All lines from the one holding "What is the" down to the last line of the entries are to be reproduced exactly, with no other lines.

* Saved data entries:
####
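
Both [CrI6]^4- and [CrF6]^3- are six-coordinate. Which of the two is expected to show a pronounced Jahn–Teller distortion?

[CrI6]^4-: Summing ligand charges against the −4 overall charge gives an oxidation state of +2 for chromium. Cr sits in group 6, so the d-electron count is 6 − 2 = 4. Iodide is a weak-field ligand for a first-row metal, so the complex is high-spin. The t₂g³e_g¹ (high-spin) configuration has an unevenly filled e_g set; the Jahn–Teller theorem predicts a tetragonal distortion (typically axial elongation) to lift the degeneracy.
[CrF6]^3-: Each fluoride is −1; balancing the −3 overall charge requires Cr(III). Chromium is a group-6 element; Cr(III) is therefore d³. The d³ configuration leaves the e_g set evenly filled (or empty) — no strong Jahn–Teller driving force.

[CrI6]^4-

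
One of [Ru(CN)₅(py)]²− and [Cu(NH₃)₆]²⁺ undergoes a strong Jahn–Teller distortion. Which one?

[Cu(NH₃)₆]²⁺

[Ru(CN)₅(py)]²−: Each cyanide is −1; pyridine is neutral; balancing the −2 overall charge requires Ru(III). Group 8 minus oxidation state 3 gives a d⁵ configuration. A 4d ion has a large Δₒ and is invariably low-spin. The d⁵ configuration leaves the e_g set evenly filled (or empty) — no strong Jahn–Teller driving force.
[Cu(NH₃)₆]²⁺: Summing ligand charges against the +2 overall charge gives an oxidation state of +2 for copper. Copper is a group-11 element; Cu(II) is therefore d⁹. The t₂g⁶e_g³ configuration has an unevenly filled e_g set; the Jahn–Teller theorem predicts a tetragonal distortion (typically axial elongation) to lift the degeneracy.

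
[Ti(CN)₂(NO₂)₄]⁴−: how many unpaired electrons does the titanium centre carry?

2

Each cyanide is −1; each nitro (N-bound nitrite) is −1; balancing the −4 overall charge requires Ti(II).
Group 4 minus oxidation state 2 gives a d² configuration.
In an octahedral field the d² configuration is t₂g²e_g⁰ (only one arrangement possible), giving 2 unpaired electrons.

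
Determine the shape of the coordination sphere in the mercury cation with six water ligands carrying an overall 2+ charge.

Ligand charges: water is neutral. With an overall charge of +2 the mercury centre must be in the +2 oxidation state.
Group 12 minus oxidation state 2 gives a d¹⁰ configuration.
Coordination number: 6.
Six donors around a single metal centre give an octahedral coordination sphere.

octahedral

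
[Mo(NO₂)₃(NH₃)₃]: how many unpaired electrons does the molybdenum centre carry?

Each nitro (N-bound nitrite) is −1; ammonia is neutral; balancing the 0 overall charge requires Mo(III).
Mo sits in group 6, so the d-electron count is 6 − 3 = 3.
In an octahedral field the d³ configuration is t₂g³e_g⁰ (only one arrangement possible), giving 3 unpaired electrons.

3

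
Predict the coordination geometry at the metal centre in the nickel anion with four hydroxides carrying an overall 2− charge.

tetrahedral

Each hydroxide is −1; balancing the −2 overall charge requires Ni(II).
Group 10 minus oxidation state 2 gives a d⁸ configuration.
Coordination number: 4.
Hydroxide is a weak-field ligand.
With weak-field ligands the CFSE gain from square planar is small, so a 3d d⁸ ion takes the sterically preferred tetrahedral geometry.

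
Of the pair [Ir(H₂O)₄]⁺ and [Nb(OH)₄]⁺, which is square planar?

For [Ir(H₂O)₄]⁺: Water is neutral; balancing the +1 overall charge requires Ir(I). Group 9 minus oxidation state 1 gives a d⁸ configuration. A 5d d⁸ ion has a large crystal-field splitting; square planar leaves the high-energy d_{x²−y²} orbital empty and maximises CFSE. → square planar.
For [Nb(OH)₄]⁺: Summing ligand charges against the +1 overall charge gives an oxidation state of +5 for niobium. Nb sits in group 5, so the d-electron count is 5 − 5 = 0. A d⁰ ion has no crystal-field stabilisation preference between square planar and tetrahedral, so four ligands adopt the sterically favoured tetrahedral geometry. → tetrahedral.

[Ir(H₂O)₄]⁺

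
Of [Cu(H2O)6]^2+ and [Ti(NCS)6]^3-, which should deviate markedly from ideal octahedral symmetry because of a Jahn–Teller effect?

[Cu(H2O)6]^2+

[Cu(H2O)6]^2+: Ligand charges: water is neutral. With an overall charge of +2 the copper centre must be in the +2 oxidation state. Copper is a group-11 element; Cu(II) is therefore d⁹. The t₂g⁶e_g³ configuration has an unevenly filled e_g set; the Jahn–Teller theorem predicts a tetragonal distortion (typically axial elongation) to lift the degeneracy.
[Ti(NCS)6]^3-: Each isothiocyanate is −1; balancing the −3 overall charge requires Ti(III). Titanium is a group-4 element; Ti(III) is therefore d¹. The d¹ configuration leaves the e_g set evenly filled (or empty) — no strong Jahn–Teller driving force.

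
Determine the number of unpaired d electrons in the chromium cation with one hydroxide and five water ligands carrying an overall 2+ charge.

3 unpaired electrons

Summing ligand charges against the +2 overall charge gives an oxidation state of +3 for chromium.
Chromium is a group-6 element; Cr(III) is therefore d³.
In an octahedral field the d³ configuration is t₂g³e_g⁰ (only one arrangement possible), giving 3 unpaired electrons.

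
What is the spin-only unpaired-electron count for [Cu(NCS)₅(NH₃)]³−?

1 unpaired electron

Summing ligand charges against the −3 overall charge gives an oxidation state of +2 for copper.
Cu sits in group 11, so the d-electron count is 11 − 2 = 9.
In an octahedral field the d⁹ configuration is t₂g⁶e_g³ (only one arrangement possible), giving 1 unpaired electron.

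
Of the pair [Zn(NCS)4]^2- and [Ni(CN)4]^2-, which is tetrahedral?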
####
* WRITTEN REPLY:
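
What is the spin-only unpaired-electron count for [Cu(NCS)₅(NH₃)]³−?

1 unpaired electron

Summing ligand charges against the −3 overall charge gives an oxidation state of +2 for copper.
Cu sits in group 11, so the d-electron count is 11 − 2 = 9.
In an octahedral field the d⁹ configuration is t₂g⁶e_g³ (only one arrangement possible), giving 1 unpaired electron.

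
Of the pair [Zn(NCS)4]^2- and [Ni(CN)4]^2-, which is tetrahedral?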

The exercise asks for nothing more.